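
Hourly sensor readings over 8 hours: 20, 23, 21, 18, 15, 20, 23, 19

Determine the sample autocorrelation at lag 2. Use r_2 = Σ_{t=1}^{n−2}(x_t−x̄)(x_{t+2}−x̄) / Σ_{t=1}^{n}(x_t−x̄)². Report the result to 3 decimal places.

Mean x̄ = (20 + 23 + 21 + 18 + 15 + 20 + 23 + 19)/8 = 19.8750
Deviations from mean: 0.1250, 3.1250, 1.1250, -1.8750, -4.8750, 0.1250, 3.1250, -0.8750
Σ(x_t−x̄)(x_{t+2}−x̄) = (0.1406) + (-5.8594) + (-5.4844) + (-0.2344) + (-15.2344) + (-0.1094) = -26.7813
Denominator Σ(x_t−x̄)² = 48.8750
r_2 = -26.7813 / 48.8750 = -0.548

-0.548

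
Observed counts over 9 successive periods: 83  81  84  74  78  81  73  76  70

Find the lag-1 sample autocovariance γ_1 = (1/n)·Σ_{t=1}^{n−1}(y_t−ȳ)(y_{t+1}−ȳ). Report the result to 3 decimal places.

Mean ȳ = (83 + 81 + 84 + 74 + 78 + 81 + 73 + 76 + 70)/9 = 77.7778
Σ_{t=1}^{8}(y_t−ȳ)(y_{t+1}−ȳ) = 20.1728
γ_1 = 20.1728 / 9 = 2.241

2.241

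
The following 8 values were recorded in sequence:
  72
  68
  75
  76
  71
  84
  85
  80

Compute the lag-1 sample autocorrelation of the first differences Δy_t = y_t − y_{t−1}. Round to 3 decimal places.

-0.375

First differences Δy: -4, 7, 1, -5, 13, 1, -5
Mean of differences = 1.1429
Numerator Σ(Δy_t−Δȳ)(Δy_{t+1}−Δȳ) = -103.7347
Denominator Σ(Δy_t−Δȳ)² = 276.8571
r_1(Δy) = -103.7347 / 276.8571 = -0.375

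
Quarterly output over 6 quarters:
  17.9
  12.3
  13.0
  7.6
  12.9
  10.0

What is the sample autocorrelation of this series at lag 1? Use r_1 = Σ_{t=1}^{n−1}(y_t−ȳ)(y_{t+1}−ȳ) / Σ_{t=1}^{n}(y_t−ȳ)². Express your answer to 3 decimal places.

-0.127

Mean ȳ = (17.9 + 12.3 + 13.0 + 7.6 + 12.9 + 10.0)/6 = 12.2833
Deviations from mean: 5.6167, 0.0167, 0.7167, -4.6833, 0.6167, -2.2833
Σ(y_t−ȳ)(y_{t+1}−ȳ) = (0.0936) + (0.0119) + (-3.3564) + (-2.8881) + (-1.4081) = -7.5469
Denominator Σ(y_t−ȳ)² = 59.5883
r_1 = -7.5469 / 59.5883 = -0.127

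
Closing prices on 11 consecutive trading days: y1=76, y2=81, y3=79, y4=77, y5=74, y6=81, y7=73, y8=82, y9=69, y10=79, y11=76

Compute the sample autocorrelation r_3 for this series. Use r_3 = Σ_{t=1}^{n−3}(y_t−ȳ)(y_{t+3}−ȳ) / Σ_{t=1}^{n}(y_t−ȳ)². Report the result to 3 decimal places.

-0.410

Mean ȳ = (76 + 81 + 79 + 77 + 74 + 81 + 73 + 82 + 69 + 79 + 76)/11 = 77.0000
Numerator Σ_{t=1}^{8}(y_t−ȳ)(y_{t+3}−ȳ) = -64.0000
Denominator Σ(y_t−ȳ)² = 156.0000
r_3 = -64.0000 / 156.0000 = -0.410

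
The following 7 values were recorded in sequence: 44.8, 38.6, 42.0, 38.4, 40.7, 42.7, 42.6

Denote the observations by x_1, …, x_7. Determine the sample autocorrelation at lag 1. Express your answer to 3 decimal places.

Mean x̄ = (44.8 + 38.6 + 42.0 + 38.4 + 40.7 + 42.7 + 42.6)/7 = 41.4000
Σ(x_t−x̄)(x_{t+1}−x̄) = (-9.5200) + (-1.6800) + (-1.8000) + (2.1000) + (-0.9100) + (1.5600) = -10.2500
Denominator Σ(x_t−x̄)² = 32.3800
r_1 = -10.2500 / 32.3800 = -0.317

-0.317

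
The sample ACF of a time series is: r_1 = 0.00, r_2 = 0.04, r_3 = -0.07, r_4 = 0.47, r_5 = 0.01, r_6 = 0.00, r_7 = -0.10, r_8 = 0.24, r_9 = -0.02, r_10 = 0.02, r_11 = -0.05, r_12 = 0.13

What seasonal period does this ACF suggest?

The largest autocorrelation is r_4 = 0.47, with a weaker echo at lag 8 (0.24); the remaining lags stay at or below 0.13.
The dominant spike at lag 4 indicates a seasonal period of 4.

4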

────────────────────

From the records above, copy every line that holds the word "following".

» Solved problem:
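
The following 8 values were recorded in sequence:
The following 7 values were recorded in sequence: 44.8, 38.6, 42.0, 38.4, 40.7, 42.7, 42.6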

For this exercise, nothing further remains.